Exercise objective:
Copy, from the listing, every line in which the string "drives" is present.

Task material:

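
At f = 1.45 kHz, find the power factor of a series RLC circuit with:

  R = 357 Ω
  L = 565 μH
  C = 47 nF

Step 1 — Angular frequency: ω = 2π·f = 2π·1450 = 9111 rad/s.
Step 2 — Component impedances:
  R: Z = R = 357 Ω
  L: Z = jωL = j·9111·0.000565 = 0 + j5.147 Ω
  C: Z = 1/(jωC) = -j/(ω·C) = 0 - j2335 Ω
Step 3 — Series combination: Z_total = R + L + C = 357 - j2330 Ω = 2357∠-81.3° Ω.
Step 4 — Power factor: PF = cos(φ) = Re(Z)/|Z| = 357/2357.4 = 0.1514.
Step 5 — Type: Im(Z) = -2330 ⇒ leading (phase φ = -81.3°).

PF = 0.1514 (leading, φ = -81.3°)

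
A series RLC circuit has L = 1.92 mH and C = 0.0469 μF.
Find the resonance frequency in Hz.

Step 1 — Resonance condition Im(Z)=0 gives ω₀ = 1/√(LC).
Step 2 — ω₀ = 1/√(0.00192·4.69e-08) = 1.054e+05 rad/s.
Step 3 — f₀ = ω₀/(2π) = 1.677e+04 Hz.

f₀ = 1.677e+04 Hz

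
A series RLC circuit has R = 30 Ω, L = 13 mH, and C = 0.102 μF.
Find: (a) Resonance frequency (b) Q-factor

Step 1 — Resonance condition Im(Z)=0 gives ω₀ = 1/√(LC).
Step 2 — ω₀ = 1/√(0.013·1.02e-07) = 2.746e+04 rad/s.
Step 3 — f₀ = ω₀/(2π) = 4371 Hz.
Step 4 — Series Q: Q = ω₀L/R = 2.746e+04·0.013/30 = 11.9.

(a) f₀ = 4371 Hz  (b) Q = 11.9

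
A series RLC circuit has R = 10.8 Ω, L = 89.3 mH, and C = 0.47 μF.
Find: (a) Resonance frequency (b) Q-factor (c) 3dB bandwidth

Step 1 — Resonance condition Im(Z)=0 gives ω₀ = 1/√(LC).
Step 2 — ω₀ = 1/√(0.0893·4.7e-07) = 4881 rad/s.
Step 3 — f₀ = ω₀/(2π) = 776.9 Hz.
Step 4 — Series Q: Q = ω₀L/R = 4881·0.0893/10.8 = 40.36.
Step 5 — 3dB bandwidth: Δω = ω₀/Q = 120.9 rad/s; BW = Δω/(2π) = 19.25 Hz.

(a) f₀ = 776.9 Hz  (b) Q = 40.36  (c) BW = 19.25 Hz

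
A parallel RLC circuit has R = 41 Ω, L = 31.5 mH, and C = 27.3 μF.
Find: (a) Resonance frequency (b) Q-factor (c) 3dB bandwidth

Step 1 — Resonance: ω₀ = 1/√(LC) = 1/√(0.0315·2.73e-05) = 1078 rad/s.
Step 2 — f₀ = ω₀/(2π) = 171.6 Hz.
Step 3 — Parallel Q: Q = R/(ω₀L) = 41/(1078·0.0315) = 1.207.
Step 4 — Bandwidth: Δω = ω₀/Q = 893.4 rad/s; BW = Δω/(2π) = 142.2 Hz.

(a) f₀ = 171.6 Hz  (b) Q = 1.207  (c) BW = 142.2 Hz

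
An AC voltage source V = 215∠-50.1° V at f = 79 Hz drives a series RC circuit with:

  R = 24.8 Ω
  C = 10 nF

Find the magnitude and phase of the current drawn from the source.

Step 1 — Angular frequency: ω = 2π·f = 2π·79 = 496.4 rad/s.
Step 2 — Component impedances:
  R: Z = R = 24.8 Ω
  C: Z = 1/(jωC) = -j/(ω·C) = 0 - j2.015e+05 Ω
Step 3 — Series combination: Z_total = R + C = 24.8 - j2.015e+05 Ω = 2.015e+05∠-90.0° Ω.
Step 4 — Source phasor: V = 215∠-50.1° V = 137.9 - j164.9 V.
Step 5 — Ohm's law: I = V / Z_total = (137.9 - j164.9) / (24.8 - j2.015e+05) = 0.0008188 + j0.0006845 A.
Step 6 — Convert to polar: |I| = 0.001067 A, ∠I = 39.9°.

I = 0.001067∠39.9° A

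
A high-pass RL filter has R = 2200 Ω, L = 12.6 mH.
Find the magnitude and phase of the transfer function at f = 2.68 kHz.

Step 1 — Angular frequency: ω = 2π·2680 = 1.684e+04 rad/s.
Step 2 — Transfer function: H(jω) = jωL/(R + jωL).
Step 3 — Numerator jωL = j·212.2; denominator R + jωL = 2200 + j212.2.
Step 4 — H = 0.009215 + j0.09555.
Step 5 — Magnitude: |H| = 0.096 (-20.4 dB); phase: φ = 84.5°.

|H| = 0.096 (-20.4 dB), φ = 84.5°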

--

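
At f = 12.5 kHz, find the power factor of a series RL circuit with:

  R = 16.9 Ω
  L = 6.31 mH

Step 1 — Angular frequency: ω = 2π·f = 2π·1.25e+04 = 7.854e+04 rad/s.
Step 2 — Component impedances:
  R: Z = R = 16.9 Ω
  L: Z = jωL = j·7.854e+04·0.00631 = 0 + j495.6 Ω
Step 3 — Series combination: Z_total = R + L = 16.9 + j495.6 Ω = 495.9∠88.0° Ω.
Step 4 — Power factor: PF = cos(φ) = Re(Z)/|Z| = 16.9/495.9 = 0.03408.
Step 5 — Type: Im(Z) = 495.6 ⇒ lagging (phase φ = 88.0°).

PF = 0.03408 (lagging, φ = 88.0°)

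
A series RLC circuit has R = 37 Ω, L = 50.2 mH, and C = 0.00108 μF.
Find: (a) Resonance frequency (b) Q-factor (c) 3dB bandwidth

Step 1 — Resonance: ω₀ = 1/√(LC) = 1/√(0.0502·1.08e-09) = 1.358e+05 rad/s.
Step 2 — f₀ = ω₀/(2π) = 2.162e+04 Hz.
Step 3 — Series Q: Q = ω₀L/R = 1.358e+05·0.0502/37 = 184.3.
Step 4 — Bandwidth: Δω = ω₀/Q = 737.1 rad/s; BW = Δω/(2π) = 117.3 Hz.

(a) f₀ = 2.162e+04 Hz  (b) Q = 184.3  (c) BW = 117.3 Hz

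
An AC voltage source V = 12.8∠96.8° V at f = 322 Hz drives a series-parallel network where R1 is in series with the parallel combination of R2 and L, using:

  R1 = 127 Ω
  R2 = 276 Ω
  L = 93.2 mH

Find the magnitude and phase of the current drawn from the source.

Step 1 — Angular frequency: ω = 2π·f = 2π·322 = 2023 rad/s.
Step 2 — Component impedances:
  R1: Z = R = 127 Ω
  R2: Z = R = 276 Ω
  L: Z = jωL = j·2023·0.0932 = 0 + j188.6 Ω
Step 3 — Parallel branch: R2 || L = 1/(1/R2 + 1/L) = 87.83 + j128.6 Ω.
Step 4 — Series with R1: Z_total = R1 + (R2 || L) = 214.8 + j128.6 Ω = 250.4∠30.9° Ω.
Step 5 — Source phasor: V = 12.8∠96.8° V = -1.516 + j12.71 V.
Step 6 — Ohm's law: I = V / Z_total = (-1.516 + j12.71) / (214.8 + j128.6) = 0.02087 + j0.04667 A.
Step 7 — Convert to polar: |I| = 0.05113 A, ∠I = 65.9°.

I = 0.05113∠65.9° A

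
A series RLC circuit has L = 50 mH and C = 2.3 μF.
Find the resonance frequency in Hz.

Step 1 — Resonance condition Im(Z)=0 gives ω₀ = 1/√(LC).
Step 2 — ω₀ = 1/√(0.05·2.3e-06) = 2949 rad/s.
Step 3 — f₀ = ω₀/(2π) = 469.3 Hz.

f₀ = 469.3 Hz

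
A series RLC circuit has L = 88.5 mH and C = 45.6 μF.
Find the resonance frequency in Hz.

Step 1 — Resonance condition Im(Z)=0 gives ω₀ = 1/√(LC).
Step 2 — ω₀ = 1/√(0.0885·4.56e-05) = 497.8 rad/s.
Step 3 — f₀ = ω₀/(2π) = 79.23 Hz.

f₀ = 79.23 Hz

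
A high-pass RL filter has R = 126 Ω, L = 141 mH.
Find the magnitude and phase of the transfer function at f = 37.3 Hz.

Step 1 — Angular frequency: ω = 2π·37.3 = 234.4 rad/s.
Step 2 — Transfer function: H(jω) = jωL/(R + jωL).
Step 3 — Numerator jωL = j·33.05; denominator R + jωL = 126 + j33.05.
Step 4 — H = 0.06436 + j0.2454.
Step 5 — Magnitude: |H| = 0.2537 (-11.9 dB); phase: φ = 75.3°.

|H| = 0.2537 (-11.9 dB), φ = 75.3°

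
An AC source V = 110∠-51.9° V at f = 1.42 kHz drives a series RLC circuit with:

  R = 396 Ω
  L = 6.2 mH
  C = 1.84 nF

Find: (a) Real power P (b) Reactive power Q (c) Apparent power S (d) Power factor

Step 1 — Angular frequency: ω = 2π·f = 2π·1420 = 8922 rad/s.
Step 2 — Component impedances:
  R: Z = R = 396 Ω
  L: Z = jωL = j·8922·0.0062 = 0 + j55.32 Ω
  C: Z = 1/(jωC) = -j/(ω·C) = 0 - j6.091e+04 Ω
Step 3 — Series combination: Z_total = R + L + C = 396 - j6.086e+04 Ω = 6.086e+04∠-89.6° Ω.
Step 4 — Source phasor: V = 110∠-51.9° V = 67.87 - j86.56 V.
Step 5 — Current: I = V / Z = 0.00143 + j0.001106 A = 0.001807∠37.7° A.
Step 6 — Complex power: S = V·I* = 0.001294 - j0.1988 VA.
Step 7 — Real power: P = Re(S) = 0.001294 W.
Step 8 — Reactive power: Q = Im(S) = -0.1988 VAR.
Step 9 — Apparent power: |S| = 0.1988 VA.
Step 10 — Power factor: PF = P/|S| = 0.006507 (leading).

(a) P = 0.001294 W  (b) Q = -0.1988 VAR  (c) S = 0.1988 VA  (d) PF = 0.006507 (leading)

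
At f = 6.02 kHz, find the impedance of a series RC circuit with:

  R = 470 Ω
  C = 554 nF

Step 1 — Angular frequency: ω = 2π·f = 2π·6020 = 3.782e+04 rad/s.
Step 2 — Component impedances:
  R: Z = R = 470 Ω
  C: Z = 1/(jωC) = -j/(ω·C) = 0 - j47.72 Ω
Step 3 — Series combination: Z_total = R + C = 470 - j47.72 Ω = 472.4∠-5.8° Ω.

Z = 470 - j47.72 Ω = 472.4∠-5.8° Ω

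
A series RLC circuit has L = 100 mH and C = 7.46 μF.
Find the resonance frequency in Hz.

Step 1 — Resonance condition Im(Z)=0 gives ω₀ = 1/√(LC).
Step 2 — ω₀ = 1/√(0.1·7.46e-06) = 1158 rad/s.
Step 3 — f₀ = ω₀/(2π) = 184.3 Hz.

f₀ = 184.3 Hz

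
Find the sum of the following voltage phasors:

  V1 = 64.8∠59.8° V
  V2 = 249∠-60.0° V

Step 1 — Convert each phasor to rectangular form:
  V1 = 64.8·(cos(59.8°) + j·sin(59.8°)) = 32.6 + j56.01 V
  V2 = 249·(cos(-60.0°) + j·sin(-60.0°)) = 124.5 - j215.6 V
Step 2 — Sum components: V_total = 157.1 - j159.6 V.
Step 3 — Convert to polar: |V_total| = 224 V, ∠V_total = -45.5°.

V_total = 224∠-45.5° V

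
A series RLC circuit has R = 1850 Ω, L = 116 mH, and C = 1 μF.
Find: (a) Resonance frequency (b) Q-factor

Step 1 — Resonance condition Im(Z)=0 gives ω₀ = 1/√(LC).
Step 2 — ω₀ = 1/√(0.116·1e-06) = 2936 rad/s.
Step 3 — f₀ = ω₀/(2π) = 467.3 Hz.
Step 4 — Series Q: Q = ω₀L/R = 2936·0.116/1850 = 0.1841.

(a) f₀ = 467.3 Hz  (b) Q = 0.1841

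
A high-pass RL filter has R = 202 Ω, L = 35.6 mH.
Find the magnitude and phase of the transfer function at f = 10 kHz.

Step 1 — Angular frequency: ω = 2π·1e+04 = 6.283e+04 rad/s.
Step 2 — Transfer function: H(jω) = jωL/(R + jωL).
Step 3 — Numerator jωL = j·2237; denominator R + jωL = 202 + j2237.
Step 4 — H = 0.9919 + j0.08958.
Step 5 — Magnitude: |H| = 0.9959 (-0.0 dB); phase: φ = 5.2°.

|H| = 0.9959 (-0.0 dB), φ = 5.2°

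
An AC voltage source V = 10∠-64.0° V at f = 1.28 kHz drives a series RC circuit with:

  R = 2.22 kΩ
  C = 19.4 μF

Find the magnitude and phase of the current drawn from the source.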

---

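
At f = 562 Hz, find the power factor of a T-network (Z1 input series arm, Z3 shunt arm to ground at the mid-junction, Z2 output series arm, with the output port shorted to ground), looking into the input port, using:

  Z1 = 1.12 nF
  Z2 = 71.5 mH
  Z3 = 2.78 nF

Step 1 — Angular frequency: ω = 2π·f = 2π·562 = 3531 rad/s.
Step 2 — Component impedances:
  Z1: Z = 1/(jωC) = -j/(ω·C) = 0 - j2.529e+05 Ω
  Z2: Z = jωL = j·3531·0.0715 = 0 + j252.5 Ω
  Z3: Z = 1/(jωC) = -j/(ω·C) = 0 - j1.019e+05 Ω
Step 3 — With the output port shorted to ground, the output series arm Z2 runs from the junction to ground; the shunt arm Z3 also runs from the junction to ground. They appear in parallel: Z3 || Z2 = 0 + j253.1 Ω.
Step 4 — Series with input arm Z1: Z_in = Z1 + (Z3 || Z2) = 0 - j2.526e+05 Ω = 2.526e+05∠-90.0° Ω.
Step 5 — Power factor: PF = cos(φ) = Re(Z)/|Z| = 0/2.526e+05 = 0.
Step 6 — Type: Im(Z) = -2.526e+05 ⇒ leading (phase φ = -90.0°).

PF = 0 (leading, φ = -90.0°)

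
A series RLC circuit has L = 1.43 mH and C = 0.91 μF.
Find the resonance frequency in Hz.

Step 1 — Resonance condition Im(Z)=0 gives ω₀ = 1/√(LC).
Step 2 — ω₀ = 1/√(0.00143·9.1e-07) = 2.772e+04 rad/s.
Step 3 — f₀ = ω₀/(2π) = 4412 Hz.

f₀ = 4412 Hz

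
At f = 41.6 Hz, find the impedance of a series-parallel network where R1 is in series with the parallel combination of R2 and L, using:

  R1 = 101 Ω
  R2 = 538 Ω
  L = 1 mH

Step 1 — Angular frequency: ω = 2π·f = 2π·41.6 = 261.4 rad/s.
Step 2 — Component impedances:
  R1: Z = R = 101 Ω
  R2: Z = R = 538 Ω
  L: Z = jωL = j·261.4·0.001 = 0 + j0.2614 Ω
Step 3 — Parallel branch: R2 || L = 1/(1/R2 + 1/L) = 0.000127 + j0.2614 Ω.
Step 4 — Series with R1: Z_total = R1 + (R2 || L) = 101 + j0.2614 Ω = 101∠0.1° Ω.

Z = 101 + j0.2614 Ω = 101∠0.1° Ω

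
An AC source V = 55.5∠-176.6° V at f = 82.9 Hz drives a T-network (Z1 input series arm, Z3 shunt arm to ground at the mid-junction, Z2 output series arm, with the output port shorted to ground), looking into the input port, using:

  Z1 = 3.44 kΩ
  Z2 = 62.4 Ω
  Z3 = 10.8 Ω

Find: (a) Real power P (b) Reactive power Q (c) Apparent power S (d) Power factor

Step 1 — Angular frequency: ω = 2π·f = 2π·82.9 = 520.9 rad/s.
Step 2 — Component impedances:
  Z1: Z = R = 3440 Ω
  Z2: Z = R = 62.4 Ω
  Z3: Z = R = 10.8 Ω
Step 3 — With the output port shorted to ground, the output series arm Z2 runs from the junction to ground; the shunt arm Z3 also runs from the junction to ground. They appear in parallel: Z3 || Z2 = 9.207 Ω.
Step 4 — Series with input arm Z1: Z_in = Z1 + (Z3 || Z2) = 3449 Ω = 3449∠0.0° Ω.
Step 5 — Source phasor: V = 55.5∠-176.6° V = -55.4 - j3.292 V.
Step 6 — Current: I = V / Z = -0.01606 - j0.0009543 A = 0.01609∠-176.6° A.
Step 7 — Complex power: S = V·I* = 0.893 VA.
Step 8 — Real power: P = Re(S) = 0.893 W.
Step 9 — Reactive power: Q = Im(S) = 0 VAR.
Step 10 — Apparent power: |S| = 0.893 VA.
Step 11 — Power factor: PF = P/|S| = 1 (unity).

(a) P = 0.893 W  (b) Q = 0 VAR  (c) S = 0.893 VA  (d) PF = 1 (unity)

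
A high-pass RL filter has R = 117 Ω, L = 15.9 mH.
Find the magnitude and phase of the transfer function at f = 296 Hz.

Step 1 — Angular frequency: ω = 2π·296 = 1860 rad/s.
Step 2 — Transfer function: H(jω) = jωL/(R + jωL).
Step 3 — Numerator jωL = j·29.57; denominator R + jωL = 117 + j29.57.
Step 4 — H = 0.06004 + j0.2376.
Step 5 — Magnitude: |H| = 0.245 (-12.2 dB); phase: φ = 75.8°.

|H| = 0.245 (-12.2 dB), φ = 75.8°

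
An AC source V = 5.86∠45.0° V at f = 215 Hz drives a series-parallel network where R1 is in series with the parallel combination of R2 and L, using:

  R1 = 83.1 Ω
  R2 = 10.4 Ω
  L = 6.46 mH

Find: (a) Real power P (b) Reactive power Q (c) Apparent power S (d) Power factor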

Task solution:
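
An AC voltage source V = 215∠-50.1° V at f = 79 Hz drives a series RC circuit with:
An AC voltage source V = 12.8∠96.8° V at f = 322 Hz drives a series-parallel network where R1 is in series with the parallel combination of R2 and L, using:
An AC source V = 110∠-51.9° V at f = 1.42 kHz drives a series RLC circuit with:
An AC voltage source V = 10∠-64.0° V at f = 1.28 kHz drives a series RC circuit with:
An AC source V = 55.5∠-176.6° V at f = 82.9 Hz drives a T-network (Z1 input series arm, Z3 shunt arm to ground at the mid-junction, Z2 output series arm, with the output port shorted to ground), looking into the input port, using:
An AC source V = 5.86∠45.0° V at f = 215 Hz drives a series-parallel network where R1 is in series with the parallel combination of R2 and L, using: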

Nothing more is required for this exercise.